> **TASK REQUIREMENTS**
Return all of the records below verbatim.
Start of SOURCE MATERIAL
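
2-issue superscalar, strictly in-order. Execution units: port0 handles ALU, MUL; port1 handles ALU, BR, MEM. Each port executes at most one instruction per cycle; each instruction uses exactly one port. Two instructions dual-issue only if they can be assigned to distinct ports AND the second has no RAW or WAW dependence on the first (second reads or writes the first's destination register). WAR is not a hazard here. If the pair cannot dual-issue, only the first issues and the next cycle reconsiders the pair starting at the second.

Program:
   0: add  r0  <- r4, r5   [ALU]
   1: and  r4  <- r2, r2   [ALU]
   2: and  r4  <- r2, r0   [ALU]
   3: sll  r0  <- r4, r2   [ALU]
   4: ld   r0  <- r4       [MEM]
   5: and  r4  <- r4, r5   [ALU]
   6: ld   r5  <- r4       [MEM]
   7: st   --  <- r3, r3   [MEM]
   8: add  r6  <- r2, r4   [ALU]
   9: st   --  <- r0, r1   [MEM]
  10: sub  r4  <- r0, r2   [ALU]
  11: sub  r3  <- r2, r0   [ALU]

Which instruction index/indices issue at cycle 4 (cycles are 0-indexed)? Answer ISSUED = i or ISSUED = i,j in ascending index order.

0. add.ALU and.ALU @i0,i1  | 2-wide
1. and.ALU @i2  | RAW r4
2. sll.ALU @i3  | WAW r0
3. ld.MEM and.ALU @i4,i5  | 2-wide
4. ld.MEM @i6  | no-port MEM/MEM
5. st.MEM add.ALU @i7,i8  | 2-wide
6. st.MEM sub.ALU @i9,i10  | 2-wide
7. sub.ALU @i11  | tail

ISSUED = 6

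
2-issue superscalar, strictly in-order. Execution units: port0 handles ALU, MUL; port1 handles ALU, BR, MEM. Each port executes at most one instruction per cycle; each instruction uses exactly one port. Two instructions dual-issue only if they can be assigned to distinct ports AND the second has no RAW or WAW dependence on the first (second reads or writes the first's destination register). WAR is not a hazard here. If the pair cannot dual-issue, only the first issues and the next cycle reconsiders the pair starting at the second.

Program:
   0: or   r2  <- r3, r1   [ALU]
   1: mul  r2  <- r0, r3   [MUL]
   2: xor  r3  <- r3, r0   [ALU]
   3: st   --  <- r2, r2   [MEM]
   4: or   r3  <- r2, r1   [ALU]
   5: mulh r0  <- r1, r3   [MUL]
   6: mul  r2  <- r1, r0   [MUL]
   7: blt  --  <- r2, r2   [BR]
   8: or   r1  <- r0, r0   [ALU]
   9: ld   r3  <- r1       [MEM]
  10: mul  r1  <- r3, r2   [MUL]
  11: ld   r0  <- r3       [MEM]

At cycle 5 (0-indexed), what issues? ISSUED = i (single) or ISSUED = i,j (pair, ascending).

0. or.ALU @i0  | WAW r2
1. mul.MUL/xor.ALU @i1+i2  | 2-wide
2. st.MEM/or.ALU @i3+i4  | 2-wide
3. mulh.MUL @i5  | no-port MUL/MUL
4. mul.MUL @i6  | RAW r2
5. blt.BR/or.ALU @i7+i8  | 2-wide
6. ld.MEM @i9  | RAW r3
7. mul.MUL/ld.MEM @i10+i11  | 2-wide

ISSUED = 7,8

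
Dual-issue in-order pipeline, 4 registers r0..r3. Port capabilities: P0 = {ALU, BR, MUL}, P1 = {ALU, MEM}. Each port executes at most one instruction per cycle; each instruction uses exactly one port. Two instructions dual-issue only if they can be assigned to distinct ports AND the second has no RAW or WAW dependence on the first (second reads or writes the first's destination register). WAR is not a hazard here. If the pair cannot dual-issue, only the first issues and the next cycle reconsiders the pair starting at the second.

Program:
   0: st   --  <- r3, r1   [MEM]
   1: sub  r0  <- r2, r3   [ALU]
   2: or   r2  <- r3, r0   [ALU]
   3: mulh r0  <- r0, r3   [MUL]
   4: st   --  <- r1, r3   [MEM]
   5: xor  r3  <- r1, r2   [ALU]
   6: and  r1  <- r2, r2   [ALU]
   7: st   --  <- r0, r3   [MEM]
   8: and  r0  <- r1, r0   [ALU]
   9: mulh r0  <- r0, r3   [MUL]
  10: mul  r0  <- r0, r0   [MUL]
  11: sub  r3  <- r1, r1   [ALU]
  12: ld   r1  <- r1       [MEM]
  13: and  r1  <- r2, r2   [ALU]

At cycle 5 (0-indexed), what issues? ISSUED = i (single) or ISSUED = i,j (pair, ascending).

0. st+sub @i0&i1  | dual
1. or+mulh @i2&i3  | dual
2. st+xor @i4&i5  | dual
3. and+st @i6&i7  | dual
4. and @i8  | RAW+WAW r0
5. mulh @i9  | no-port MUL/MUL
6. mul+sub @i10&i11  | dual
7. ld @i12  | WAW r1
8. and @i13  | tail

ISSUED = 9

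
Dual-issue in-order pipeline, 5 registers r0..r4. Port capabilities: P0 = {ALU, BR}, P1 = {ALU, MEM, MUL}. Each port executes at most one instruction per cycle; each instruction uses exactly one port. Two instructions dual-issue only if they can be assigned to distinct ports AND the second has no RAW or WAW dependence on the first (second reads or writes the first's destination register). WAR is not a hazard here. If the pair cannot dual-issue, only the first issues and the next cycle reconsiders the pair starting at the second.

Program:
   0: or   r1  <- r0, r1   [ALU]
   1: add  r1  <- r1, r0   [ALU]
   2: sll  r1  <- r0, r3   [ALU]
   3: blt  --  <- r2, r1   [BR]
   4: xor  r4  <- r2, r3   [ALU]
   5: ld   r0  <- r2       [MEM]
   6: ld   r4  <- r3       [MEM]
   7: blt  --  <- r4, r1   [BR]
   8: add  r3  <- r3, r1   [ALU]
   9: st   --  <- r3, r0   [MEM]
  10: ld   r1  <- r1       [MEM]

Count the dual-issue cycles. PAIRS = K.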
End of SOURCE MATERIAL
> **WRITTEN RESPONSE**
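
2-issue superscalar, strictly in-order. Execution units: port0 handles ALU, MUL; port1 handles ALU, BR, MEM. Each port executes at most one instruction per cycle; each instruction uses exactly one port. Two instructions dual-issue only if they can be assigned to distinct ports AND the second has no RAW or WAW dependence on the first (second reads or writes the first's destination register). WAR is not a hazard here. If the pair cannot dual-issue, only the first issues and the next cycle reconsiders the pair starting at the second.

Program:
   0: add  r0  <- r4, r5   [ALU]
   1: and  r4  <- r2, r2   [ALU]
   2: and  r4  <- r2, r0   [ALU]
   3: sll  r0  <- r4, r2   [ALU]
   4: ld   r0  <- r4       [MEM]
   5: and  r4  <- r4, r5   [ALU]
   6: ld   r5  <- r4       [MEM]
   7: st   --  <- r3, r3   [MEM]
   8: add  r6  <- r2, r4   [ALU]
   9: st   --  <- r0, r1   [MEM]
  10: sub  r4  <- r0, r2   [ALU]
  11: sub  r3  <- r2, r0   [ALU]

Which instruction index/indices issue at cycle 4 (cycles are 0-indexed)? Answer ISSUED = i or ISSUED = i,j in ascending index order.

0. add.ALU and.ALU @i0,i1  | 2-wide
1. and.ALU @i2  | RAW r4
2. sll.ALU @i3  | WAW r0
3. ld.MEM and.ALU @i4,i5  | 2-wide
4. ld.MEM @i6  | no-port MEM/MEM
5. st.MEM add.ALU @i7,i8  | 2-wide
6. st.MEM sub.ALU @i9,i10  | 2-wide
7. sub.ALU @i11  | tail

ISSUED = 6

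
2-issue superscalar, strictly in-order. Execution units: port0 handles ALU, MUL; port1 handles ALU, BR, MEM. Each port executes at most one instruction per cycle; each instruction uses exactly one port. Two instructions dual-issue only if they can be assigned to distinct ports AND the second has no RAW or WAW dependence on the first (second reads or writes the first's destination register). WAR is not a hazard here. If the pair cannot dual-issue, only the first issues and the next cycle reconsiders the pair starting at the second.

Program:
   0: or   r2  <- r3, r1   [ALU]
   1: mul  r2  <- r0, r3   [MUL]
   2: xor  r3  <- r3, r0   [ALU]
   3: st   --  <- r2, r2   [MEM]
   4: or   r3  <- r2, r1   [ALU]
   5: mulh r0  <- r1, r3   [MUL]
   6: mul  r2  <- r1, r0   [MUL]
   7: blt  --  <- r2, r2   [BR]
   8: or   r1  <- r0, r0   [ALU]
   9: ld   r3  <- r1       [MEM]
  10: mul  r1  <- r3, r2   [MUL]
  11: ld   r0  <- r3       [MEM]

At cycle 5 (0-indexed), what issues? ISSUED = i (single) or ISSUED = i,j (pair, ascending).

0. or.ALU @i0  | WAW r2
1. mul.MUL/xor.ALU @i1+i2  | 2-wide
2. st.MEM/or.ALU @i3+i4  | 2-wide
3. mulh.MUL @i5  | no-port MUL/MUL
4. mul.MUL @i6  | RAW r2
5. blt.BR/or.ALU @i7+i8  | 2-wide
6. ld.MEM @i9  | RAW r3
7. mul.MUL/ld.MEM @i10+i11  | 2-wide

ISSUED = 7,8

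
Dual-issue in-order pipeline, 4 registers r0..r3. Port capabilities: P0 = {ALU, BR, MUL}, P1 = {ALU, MEM}. Each port executes at most one instruction per cycle; each instruction uses exactly one port. Two instructions dual-issue only if they can be assigned to distinct ports AND the second has no RAW or WAW dependence on the first (second reads or writes the first's destination register). WAR is not a hazard here. If the pair cannot dual-issue, only the first issues and the next cycle reconsiders the pair starting at the second.

Program:
   0: st   --  <- r3, r1   [MEM]
   1: sub  r0  <- r2, r3   [ALU]
   2: or   r2  <- r3, r0   [ALU]
   3: mulh r0  <- r0, r3   [MUL]
   4: st   --  <- r1, r3   [MEM]
   5: xor  r3  <- r1, r2   [ALU]
   6: and  r1  <- r2, r2   [ALU]
   7: st   --  <- r0, r3   [MEM]
   8: and  r0  <- r1, r0   [ALU]
   9: mulh r0  <- r0, r3   [MUL]
  10: mul  r0  <- r0, r0   [MUL]
  11: sub  r3  <- r1, r1   [ALU]
  12: ld   r1  <- r1       [MEM]
  13: and  r1  <- r2, r2   [ALU]

At cycle 5 (0-indexed), what issues? ISSUED = i (single) or ISSUED = i,j (pair, ascending).

0. st+sub @i0&i1  | dual
1. or+mulh @i2&i3  | dual
2. st+xor @i4&i5  | dual
3. and+st @i6&i7  | dual
4. and @i8  | RAW+WAW r0
5. mulh @i9  | no-port MUL/MUL
6. mul+sub @i10&i11  | dual
7. ld @i12  | WAW r1
8. and @i13  | tail

ISSUED = 9

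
Dual-issue in-order pipeline, 5 registers r0..r4. Port capabilities: P0 = {ALU, BR}, P1 = {ALU, MEM, MUL}. Each port executes at most one instruction per cycle; each instruction uses exactly one port. Two instructions dual-issue only if they can be assigned to distinct ports AND the second has no RAW or WAW dependence on the first (second reads or writes the first's destination register). WAR is not a hazard here. If the pair cannot dual-issue, only the first issues and the next cycle reconsiders the pair starting at the second.

Program:
   0: or   r1  <- r0, r1   [ALU]
   1: add  r1  <- r1, r0   [ALU]
   2: sll  r1  <- r0, r3   [ALU]
   3: blt  --  <- r2, r1   [BR]
   4: xor  r4  <- r2, r3   [ALU]
   5: ld   r0  <- r2       [MEM]
   6: ld   r4  <- r3       [MEM]
   7: blt  --  <- r4, r1   [BR]
   8: add  r3  <- r3, r1   [ALU]
   9: st   --  <- r3, r0   [MEM]
  10: ld   r1  <- r1       [MEM]

Count the dual-issue cycles. PAIRS = K.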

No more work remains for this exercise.